↓

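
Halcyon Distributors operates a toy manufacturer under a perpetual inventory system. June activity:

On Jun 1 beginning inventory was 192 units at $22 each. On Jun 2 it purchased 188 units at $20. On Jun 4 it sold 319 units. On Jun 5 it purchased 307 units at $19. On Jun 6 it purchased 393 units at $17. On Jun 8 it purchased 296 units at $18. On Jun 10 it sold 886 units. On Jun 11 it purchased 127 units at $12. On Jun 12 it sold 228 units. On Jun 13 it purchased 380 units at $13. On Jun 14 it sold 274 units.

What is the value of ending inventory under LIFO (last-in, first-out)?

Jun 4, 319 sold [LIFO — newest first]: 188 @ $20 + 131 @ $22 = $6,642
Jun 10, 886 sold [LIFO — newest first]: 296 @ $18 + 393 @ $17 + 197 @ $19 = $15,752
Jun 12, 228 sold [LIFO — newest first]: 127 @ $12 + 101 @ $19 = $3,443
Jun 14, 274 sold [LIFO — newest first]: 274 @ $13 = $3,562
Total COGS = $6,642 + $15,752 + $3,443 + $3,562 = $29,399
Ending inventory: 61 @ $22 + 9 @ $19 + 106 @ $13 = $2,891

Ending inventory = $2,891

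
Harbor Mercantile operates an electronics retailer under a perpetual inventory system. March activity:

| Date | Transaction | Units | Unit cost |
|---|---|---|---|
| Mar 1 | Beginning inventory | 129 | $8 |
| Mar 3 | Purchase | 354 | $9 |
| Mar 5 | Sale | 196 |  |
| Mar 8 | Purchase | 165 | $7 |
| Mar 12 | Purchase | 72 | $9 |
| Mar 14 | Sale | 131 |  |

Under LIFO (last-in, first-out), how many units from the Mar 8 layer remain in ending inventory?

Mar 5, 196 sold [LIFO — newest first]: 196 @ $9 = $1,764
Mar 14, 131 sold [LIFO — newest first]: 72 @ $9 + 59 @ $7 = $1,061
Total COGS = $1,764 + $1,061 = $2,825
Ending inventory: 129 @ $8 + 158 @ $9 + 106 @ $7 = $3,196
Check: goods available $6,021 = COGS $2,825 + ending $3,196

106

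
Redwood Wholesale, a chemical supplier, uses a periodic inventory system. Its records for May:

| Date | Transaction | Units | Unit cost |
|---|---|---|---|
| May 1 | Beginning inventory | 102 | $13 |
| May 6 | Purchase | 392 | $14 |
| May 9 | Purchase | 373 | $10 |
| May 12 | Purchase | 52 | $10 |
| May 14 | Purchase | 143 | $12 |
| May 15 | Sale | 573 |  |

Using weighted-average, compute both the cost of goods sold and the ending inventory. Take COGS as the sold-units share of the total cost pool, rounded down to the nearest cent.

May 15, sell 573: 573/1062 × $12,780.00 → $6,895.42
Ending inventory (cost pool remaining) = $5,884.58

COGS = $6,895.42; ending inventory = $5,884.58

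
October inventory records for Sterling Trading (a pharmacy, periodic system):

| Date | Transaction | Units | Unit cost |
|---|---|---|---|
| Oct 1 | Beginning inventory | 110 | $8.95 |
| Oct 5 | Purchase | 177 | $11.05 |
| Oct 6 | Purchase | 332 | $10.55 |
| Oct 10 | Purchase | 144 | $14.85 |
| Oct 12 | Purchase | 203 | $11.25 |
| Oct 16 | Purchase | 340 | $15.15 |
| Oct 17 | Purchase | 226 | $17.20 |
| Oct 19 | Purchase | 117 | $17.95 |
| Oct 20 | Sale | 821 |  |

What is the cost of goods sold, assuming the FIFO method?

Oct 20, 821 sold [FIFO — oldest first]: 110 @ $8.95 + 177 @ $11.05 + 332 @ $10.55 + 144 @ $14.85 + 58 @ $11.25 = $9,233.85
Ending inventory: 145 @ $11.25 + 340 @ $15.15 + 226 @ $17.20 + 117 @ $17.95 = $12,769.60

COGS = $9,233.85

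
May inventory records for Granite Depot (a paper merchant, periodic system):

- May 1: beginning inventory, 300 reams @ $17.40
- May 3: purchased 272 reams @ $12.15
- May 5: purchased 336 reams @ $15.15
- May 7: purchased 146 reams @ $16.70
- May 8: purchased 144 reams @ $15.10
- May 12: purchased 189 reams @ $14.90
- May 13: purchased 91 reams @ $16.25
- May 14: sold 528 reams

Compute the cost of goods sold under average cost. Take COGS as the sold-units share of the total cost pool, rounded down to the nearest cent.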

↑

■ **Instructions to follow**
In the listing above, reproduce the first line and each one after it through the line that contains "On Jun 1 beginning".

■ **Answer**
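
Halcyon Distributors operates a toy manufacturer under a perpetual inventory system. June activity:

On Jun 1 beginning inventory was 192 units at $22 each. On Jun 2 it purchased 188 units at $20. On Jun 4 it sold 319 units. On Jun 5 it purchased 307 units at $19. On Jun 6 it purchased 393 units at $17. On Jun 8 it purchased 296 units at $18. On Jun 10 it sold 886 units. On Jun 11 it purchased 127 units at $12. On Jun 12 it sold 228 units. On Jun 13 it purchased 380 units at $13. On Jun 14 it sold 274 units.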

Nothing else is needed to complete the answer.